**Task to complete**
Reprint the full listing exactly.

━━━━━━━━

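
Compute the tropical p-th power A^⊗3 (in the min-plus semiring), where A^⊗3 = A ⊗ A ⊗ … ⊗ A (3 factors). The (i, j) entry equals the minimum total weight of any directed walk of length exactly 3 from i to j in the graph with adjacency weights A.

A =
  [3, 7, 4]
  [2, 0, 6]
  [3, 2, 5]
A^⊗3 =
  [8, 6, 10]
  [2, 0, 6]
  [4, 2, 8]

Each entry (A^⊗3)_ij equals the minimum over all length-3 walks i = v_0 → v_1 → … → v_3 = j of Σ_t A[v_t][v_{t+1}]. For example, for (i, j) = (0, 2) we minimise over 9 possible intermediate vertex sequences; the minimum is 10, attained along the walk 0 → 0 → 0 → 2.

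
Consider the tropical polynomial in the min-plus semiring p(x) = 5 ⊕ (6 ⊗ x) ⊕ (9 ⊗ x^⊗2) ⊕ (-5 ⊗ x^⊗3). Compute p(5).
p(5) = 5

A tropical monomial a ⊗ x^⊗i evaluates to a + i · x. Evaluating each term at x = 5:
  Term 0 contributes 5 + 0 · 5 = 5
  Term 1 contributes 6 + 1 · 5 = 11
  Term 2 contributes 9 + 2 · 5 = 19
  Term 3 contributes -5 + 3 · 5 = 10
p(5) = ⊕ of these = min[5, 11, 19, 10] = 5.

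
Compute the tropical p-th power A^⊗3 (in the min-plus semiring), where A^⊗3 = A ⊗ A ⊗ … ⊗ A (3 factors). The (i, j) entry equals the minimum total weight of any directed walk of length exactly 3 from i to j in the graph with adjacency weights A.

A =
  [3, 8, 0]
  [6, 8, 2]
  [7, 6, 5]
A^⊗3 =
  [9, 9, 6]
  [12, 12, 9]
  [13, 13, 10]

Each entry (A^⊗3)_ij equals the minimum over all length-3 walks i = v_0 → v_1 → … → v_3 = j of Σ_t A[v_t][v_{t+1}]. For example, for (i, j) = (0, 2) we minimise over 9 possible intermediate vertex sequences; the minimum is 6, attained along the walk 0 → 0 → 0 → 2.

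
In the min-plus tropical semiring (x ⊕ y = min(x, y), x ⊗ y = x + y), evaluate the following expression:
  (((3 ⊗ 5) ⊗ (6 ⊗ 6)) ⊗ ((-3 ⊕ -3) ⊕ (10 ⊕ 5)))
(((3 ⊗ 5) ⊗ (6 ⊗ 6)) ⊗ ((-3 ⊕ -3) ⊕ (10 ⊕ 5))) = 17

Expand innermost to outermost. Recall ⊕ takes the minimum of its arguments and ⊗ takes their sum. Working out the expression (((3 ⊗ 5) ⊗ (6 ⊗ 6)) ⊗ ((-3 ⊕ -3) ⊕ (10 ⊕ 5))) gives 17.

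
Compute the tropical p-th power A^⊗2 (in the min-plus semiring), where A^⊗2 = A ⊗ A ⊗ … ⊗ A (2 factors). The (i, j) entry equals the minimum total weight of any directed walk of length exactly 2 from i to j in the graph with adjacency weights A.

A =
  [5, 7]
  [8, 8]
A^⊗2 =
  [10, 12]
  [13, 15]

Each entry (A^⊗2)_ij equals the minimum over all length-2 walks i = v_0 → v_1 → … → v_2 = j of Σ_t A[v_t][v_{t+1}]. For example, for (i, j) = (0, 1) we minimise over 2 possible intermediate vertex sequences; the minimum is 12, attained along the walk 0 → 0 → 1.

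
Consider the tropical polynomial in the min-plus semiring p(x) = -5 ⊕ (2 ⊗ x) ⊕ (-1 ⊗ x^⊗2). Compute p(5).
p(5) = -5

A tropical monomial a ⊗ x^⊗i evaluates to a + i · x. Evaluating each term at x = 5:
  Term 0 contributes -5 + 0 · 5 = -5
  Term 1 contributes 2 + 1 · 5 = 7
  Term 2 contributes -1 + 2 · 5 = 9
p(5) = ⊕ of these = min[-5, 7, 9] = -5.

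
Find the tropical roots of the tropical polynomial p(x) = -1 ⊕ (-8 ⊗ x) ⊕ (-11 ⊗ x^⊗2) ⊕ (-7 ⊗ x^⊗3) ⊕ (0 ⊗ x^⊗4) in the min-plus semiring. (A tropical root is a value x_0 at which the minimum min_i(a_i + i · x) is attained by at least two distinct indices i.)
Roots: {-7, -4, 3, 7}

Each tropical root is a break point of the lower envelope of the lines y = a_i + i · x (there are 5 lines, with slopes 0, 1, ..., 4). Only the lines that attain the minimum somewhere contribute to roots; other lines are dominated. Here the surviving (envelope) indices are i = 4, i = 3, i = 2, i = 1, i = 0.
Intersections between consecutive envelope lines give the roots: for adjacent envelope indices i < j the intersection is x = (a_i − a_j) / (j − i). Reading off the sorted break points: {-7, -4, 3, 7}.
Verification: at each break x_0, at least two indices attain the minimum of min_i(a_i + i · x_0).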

━━━━━━━━

**Written solution**
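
Compute the tropical p-th power A^⊗3 (in the min-plus semiring), where A^⊗3 = A ⊗ A ⊗ … ⊗ A (3 factors). The (i, j) entry equals the minimum total weight of any directed walk of length exactly 3 from i to j in the graph with adjacency weights A.

A =
  [3, 7, 4]
  [2, 0, 6]
  [3, 2, 5]
A^⊗3 =
  [8, 6, 10]
  [2, 0, 6]
  [4, 2, 8]

Each entry (A^⊗3)_ij equals the minimum over all length-3 walks i = v_0 → v_1 → … → v_3 = j of Σ_t A[v_t][v_{t+1}]. For example, for (i, j) = (0, 2) we minimise over 9 possible intermediate vertex sequences; the minimum is 10, attained along the walk 0 → 0 → 0 → 2.

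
Consider the tropical polynomial in the min-plus semiring p(x) = 5 ⊕ (6 ⊗ x) ⊕ (9 ⊗ x^⊗2) ⊕ (-5 ⊗ x^⊗3). Compute p(5).
p(5) = 5

A tropical monomial a ⊗ x^⊗i evaluates to a + i · x. Evaluating each term at x = 5:
  Term 0 contributes 5 + 0 · 5 = 5
  Term 1 contributes 6 + 1 · 5 = 11
  Term 2 contributes 9 + 2 · 5 = 19
  Term 3 contributes -5 + 3 · 5 = 10
p(5) = ⊕ of these = min[5, 11, 19, 10] = 5.

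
Compute the tropical p-th power A^⊗3 (in the min-plus semiring), where A^⊗3 = A ⊗ A ⊗ … ⊗ A (3 factors). The (i, j) entry equals the minimum total weight of any directed walk of length exactly 3 from i to j in the graph with adjacency weights A.

A =
  [3, 8, 0]
  [6, 8, 2]
  [7, 6, 5]
A^⊗3 =
  [9, 9, 6]
  [12, 12, 9]
  [13, 13, 10]

Each entry (A^⊗3)_ij equals the minimum over all length-3 walks i = v_0 → v_1 → … → v_3 = j of Σ_t A[v_t][v_{t+1}]. For example, for (i, j) = (0, 2) we minimise over 9 possible intermediate vertex sequences; the minimum is 6, attained along the walk 0 → 0 → 0 → 2.

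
In the min-plus tropical semiring (x ⊕ y = min(x, y), x ⊗ y = x + y), evaluate the following expression:
  (((3 ⊗ 5) ⊗ (6 ⊗ 6)) ⊗ ((-3 ⊕ -3) ⊕ (10 ⊕ 5)))
(((3 ⊗ 5) ⊗ (6 ⊗ 6)) ⊗ ((-3 ⊕ -3) ⊕ (10 ⊕ 5))) = 17

Expand innermost to outermost. Recall ⊕ takes the minimum of its arguments and ⊗ takes their sum. Working out the expression (((3 ⊗ 5) ⊗ (6 ⊗ 6)) ⊗ ((-3 ⊕ -3) ⊕ (10 ⊕ 5))) gives 17.

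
Compute the tropical p-th power A^⊗2 (in the min-plus semiring), where A^⊗2 = A ⊗ A ⊗ … ⊗ A (2 factors). The (i, j) entry equals the minimum total weight of any directed walk of length exactly 2 from i to j in the graph with adjacency weights A.

A =
  [5, 7]
  [8, 8]
A^⊗2 =
  [10, 12]
  [13, 15]

Each entry (A^⊗2)_ij equals the minimum over all length-2 walks i = v_0 → v_1 → … → v_2 = j of Σ_t A[v_t][v_{t+1}]. For example, for (i, j) = (0, 1) we minimise over 2 possible intermediate vertex sequences; the minimum is 12, attained along the walk 0 → 0 → 1.

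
Consider the tropical polynomial in the min-plus semiring p(x) = -5 ⊕ (2 ⊗ x) ⊕ (-1 ⊗ x^⊗2). Compute p(5).
p(5) = -5

A tropical monomial a ⊗ x^⊗i evaluates to a + i · x. Evaluating each term at x = 5:
  Term 0 contributes -5 + 0 · 5 = -5
  Term 1 contributes 2 + 1 · 5 = 7
  Term 2 contributes -1 + 2 · 5 = 9
p(5) = ⊕ of these = min[-5, 7, 9] = -5.

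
Find the tropical roots of the tropical polynomial p(x) = -1 ⊕ (-8 ⊗ x) ⊕ (-11 ⊗ x^⊗2) ⊕ (-7 ⊗ x^⊗3) ⊕ (0 ⊗ x^⊗4) in the min-plus semiring. (A tropical root is a value x_0 at which the minimum min_i(a_i + i · x) is attained by at least two distinct indices i.)
Roots: {-7, -4, 3, 7}

Each tropical root is a break point of the lower envelope of the lines y = a_i + i · x (there are 5 lines, with slopes 0, 1, ..., 4). Only the lines that attain the minimum somewhere contribute to roots; other lines are dominated. Here the surviving (envelope) indices are i = 4, i = 3, i = 2, i = 1, i = 0.
Intersections between consecutive envelope lines give the roots: for adjacent envelope indices i < j the intersection is x = (a_i − a_j) / (j − i). Reading off the sorted break points: {-7, -4, 3, 7}.
Verification: at each break x_0, at least two indices attain the minimum of min_i(a_i + i · x_0).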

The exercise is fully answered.